- Aim of the task -
Report the lines of the data below that contain the string "individuals".

--- Data to use Enclosed Below ---

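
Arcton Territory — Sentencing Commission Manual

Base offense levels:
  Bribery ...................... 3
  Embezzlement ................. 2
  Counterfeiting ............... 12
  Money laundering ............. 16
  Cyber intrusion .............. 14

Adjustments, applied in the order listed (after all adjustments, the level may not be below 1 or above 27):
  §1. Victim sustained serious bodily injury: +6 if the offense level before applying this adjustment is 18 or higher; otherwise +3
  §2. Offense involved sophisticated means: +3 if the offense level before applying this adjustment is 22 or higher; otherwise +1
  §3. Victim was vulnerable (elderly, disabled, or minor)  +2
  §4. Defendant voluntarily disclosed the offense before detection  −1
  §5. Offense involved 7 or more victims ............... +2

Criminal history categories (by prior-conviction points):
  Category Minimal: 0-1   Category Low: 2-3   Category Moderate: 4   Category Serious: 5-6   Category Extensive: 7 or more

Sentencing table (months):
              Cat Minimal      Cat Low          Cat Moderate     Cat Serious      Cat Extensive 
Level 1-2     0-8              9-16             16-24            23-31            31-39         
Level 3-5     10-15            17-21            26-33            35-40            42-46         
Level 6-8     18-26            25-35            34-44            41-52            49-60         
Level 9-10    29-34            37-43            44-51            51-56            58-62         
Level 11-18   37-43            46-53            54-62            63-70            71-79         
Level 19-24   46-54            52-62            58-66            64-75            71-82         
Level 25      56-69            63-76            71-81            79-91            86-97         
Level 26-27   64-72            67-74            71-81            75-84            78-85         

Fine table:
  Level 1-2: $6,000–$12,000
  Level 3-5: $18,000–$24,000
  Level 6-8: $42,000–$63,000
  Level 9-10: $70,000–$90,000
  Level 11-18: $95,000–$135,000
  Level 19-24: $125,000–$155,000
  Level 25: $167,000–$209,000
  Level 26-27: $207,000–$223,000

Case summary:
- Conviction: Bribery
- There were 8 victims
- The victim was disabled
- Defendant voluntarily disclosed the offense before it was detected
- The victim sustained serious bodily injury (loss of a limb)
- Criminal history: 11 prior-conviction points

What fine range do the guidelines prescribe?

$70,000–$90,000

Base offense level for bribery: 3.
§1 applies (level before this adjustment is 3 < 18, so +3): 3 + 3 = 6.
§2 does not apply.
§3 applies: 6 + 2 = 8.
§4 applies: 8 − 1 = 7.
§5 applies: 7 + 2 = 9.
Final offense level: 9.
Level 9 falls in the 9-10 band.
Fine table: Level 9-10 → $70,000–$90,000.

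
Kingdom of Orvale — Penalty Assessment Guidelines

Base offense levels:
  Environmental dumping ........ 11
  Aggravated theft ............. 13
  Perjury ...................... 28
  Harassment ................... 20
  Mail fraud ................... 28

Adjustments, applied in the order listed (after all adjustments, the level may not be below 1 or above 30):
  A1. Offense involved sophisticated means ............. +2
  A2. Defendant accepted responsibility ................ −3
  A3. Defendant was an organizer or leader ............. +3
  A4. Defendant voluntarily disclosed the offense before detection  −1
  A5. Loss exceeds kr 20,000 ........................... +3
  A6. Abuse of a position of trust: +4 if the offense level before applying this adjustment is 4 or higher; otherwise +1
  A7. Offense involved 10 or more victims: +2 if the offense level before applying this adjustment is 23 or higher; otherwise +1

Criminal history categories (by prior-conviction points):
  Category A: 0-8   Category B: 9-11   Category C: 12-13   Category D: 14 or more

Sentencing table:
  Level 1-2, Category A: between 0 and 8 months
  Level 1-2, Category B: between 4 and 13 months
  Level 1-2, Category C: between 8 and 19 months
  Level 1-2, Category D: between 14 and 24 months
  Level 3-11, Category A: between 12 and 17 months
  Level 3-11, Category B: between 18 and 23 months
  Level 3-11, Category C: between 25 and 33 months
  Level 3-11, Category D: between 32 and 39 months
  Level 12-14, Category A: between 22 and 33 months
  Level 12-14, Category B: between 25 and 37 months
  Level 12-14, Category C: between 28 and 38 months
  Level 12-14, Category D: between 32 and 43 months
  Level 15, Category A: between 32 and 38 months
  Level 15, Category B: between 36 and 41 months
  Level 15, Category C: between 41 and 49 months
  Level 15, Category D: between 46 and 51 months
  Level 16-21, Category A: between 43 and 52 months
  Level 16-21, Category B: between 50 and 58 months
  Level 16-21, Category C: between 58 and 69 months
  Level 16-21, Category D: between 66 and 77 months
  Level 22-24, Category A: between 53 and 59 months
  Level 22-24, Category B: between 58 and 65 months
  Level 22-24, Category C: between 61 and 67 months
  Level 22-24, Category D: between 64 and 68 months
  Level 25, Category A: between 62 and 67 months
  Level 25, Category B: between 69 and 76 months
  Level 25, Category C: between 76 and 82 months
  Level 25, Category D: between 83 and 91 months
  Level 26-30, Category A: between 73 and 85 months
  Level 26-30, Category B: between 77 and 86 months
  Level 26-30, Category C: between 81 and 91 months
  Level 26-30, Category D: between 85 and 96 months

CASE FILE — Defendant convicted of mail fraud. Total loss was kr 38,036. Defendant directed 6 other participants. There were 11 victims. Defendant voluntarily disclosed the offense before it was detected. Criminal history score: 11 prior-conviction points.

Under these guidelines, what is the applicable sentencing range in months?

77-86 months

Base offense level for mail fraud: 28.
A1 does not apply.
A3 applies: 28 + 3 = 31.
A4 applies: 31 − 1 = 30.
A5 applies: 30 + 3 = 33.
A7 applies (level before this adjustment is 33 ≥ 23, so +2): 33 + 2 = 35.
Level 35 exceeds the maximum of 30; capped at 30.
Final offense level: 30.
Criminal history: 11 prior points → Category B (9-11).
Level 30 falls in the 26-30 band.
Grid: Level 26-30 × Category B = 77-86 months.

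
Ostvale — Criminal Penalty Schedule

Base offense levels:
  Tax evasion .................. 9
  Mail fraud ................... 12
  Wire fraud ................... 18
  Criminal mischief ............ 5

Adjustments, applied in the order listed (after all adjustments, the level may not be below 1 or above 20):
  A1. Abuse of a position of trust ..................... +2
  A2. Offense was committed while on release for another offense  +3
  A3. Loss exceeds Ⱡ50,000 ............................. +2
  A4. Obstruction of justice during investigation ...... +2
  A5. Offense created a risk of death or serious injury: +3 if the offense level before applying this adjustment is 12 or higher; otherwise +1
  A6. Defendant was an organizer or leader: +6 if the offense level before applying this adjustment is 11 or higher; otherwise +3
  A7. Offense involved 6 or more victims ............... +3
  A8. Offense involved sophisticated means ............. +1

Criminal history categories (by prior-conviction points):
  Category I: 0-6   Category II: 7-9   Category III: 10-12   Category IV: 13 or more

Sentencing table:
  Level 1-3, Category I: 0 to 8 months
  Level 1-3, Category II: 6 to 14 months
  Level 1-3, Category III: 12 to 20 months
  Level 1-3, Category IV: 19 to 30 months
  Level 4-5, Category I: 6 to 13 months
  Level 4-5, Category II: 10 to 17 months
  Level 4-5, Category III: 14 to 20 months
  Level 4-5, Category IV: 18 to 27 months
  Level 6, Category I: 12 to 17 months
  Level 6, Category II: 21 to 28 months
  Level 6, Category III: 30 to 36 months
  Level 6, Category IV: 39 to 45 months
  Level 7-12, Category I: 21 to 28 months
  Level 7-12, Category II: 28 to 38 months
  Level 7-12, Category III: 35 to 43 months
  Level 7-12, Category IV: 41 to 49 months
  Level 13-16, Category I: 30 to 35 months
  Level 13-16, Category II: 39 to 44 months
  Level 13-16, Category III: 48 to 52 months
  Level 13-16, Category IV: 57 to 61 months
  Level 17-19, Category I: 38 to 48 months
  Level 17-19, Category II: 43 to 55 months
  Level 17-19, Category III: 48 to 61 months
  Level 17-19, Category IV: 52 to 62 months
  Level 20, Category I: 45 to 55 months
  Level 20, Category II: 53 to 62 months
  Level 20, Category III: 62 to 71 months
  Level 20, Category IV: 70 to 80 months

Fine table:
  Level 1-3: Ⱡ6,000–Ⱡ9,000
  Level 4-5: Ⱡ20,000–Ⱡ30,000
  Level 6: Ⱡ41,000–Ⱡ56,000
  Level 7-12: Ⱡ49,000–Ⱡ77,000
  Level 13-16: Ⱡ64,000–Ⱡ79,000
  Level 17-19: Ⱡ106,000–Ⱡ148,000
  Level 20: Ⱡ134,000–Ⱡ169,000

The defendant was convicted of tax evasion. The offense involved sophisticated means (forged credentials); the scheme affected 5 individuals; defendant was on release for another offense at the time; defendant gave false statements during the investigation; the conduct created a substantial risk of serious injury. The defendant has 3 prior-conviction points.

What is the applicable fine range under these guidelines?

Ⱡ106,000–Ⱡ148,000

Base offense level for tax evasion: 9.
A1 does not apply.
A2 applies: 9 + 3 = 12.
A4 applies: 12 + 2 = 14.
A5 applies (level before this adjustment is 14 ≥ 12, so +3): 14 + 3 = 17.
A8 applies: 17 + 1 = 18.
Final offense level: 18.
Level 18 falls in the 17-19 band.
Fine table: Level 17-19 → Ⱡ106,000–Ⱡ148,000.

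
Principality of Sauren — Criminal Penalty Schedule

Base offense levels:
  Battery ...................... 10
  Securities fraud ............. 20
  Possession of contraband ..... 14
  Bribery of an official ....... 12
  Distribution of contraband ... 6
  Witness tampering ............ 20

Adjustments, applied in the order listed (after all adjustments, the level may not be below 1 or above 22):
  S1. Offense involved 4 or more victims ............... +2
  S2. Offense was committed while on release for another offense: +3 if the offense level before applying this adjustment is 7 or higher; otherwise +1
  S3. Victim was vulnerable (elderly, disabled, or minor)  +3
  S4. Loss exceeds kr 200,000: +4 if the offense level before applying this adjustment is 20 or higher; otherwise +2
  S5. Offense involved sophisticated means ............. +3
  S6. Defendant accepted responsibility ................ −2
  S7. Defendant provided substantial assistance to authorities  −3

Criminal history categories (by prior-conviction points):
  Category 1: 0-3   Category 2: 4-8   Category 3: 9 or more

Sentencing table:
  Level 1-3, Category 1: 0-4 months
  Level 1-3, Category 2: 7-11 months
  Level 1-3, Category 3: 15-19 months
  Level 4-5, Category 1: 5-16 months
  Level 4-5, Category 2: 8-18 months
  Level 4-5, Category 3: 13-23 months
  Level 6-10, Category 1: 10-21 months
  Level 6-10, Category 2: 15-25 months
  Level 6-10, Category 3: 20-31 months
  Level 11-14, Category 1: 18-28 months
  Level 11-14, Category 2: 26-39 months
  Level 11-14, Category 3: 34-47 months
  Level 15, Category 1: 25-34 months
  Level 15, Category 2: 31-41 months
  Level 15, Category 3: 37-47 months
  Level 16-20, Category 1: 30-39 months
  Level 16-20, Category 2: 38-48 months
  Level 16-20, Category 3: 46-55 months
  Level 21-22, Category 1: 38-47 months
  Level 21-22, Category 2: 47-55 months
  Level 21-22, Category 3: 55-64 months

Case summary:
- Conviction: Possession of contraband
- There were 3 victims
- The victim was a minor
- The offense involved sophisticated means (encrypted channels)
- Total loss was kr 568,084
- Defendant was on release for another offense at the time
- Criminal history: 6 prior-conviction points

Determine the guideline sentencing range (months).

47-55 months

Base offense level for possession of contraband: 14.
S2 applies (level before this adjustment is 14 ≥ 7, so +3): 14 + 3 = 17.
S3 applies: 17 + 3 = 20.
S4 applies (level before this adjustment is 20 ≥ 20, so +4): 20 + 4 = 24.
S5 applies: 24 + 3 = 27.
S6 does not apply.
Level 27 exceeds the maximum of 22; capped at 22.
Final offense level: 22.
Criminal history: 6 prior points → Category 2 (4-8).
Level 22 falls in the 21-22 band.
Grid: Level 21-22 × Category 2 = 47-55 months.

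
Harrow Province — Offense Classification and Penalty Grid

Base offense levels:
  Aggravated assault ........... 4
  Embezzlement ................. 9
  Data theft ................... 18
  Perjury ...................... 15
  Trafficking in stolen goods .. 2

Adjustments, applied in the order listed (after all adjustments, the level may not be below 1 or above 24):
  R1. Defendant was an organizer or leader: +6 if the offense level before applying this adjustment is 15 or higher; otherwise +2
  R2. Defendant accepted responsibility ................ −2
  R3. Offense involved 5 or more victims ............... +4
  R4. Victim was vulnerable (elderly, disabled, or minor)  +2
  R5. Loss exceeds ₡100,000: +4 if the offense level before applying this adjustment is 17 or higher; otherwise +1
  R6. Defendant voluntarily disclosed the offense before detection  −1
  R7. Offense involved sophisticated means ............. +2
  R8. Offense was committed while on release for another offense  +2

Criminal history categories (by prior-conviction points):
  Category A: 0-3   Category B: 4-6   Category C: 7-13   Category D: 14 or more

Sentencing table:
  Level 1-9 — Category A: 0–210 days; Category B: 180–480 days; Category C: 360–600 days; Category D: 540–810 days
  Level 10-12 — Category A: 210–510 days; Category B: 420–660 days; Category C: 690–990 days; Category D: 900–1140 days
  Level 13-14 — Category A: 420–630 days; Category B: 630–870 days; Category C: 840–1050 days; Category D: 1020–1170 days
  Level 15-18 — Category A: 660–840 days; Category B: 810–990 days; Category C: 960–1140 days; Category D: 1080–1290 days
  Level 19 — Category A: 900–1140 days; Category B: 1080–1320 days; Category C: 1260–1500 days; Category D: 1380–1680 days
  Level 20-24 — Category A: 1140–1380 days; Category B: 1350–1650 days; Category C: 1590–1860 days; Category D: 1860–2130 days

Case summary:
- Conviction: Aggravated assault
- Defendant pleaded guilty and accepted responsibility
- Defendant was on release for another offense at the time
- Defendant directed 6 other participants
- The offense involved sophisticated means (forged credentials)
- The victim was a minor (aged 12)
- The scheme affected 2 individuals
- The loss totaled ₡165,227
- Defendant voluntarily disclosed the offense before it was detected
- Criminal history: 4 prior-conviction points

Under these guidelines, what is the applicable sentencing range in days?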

--- End of Enclosed Data to use ---

- Written response -
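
The defendant was convicted of tax evasion. The offense involved sophisticated means (forged credentials); the scheme affected 5 individuals; defendant was on release for another offense at the time; defendant gave false statements during the investigation; the conduct created a substantial risk of serious injury. The defendant has 3 prior-conviction points.
- The scheme affected 2 individuals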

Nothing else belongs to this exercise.